Exercise data START

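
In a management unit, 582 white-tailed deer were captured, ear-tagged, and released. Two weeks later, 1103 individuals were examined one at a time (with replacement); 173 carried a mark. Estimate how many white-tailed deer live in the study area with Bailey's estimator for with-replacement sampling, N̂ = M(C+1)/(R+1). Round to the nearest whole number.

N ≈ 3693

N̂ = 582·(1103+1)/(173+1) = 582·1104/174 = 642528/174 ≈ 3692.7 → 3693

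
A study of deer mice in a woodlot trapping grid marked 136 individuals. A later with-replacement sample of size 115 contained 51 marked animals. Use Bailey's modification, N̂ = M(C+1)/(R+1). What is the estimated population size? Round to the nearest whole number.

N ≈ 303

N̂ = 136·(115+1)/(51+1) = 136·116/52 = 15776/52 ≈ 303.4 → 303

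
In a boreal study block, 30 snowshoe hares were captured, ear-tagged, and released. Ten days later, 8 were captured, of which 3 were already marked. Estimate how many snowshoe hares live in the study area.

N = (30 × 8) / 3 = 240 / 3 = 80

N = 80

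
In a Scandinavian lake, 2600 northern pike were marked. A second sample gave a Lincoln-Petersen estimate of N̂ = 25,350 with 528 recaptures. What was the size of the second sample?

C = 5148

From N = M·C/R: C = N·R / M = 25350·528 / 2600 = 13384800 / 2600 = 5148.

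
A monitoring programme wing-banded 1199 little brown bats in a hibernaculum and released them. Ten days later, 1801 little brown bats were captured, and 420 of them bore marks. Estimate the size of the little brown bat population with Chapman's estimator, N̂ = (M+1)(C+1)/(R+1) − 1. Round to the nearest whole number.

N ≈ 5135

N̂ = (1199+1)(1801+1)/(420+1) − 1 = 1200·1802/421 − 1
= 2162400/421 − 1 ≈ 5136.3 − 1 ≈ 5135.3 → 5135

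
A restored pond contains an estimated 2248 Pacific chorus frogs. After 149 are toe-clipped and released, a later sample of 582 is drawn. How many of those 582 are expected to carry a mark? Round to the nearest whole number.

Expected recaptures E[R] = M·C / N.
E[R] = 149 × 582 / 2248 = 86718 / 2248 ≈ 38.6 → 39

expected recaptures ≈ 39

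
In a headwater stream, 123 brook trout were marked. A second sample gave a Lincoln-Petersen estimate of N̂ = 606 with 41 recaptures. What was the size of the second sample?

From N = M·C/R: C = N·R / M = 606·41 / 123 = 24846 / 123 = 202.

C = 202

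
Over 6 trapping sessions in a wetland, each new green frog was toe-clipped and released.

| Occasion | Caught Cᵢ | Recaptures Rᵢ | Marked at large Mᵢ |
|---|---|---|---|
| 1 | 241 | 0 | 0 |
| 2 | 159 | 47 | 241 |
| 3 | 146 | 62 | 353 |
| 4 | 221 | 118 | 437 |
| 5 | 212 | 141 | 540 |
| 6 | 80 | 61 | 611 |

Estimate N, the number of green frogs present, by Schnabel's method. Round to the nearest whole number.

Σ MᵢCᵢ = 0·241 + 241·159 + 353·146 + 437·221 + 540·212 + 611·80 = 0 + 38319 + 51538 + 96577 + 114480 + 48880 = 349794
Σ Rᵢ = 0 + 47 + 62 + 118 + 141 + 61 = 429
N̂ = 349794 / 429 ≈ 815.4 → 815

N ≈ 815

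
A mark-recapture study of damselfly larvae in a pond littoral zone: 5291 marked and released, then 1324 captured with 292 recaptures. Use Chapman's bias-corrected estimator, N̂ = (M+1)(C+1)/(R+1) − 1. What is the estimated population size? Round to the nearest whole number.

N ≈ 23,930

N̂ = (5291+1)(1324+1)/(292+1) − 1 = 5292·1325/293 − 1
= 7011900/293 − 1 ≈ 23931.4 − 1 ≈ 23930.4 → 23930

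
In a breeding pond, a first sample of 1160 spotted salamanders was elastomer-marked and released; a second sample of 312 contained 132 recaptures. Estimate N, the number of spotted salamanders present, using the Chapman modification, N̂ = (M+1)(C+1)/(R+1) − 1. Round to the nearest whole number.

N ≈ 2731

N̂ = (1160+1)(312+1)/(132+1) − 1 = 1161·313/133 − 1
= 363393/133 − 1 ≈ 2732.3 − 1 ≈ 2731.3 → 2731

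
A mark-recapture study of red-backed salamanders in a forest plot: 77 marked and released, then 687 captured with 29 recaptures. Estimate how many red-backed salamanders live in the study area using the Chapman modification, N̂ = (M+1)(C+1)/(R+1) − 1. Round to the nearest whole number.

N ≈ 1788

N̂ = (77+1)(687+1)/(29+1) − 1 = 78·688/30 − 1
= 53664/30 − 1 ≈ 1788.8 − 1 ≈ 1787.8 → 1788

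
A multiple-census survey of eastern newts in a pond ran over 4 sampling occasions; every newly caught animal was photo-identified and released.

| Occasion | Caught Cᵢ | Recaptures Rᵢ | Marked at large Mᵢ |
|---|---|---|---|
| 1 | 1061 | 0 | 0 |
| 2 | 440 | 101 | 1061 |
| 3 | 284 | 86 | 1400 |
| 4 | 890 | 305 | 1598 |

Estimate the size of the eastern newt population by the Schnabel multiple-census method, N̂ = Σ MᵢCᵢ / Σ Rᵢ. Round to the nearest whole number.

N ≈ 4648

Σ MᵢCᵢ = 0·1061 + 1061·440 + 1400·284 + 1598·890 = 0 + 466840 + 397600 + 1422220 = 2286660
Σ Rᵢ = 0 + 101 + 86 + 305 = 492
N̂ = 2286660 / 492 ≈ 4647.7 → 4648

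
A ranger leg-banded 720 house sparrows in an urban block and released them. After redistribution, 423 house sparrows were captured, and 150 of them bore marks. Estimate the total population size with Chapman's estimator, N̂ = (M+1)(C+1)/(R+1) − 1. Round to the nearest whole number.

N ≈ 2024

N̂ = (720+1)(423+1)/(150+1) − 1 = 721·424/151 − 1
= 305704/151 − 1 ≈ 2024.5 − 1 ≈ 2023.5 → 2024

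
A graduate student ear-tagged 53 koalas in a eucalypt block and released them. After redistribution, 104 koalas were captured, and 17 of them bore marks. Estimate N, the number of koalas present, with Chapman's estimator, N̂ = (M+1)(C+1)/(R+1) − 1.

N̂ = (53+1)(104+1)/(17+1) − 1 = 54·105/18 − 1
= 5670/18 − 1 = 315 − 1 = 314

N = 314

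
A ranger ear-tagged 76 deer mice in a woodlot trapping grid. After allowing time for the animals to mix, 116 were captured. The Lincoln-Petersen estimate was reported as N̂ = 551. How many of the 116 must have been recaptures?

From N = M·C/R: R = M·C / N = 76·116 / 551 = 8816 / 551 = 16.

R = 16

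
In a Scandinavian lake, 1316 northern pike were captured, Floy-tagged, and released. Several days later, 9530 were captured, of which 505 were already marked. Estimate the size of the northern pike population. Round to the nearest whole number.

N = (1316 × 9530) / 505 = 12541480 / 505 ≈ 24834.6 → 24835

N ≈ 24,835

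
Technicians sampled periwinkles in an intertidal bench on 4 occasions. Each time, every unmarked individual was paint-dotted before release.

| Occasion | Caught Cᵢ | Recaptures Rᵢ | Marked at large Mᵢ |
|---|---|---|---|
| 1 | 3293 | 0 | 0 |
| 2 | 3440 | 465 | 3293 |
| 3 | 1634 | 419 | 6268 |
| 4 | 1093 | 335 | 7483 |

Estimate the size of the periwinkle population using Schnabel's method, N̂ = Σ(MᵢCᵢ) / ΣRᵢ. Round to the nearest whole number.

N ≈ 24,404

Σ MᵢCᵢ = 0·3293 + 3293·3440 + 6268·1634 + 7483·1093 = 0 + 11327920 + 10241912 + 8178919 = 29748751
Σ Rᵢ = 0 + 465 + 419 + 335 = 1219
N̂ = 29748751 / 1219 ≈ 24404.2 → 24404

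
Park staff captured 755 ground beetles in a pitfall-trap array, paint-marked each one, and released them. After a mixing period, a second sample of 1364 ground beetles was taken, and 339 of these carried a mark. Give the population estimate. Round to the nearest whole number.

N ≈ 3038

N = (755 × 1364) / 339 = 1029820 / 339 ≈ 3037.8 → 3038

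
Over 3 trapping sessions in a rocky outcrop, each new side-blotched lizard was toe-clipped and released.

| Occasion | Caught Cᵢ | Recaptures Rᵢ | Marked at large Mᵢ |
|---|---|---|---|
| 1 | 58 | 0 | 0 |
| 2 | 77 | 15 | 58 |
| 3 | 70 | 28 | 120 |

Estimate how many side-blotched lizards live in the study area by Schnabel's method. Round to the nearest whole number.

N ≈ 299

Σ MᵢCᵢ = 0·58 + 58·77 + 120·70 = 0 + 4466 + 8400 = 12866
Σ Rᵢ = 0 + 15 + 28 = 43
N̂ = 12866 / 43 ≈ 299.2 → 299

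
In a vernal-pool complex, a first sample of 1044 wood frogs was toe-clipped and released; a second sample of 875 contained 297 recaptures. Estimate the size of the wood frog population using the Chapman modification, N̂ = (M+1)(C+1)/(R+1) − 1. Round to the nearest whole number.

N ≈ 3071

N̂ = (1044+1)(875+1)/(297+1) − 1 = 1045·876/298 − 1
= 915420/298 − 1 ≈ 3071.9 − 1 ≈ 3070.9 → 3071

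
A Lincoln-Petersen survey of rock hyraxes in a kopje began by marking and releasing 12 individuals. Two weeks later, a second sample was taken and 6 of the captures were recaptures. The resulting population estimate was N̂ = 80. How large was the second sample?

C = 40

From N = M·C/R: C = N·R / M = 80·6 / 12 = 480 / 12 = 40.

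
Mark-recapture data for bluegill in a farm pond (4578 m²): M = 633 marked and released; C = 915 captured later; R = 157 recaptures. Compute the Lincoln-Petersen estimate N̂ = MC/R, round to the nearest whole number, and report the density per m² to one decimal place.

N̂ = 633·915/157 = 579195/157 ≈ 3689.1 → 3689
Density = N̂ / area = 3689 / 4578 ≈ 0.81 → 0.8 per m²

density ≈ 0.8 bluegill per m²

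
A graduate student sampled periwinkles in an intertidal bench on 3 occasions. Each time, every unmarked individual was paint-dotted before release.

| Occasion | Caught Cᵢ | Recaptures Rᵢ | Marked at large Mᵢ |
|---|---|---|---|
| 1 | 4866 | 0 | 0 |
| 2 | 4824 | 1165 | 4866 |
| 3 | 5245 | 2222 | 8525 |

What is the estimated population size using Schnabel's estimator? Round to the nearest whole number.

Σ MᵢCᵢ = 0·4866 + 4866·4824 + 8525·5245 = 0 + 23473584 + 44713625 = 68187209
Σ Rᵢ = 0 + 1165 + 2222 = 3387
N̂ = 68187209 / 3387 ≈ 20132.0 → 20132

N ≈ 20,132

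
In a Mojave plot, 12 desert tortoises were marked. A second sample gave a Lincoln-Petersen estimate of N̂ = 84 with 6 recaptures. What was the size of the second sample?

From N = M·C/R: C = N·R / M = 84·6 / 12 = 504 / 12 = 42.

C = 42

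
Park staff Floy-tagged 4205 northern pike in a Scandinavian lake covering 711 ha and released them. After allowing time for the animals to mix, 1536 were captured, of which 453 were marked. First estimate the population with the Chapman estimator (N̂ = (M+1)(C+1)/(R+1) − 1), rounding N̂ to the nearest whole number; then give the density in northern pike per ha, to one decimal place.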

Exercise data END

# Activity
Search the material above for "periwinkles". Copy each line that has it.

# Answer for the task
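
Technicians sampled periwinkles in an intertidal bench on 4 occasions. Each time, every unmarked individual was paint-dotted before release.
A graduate student sampled periwinkles in an intertidal bench on 3 occasions. Each time, every unmarked individual was paint-dotted before release.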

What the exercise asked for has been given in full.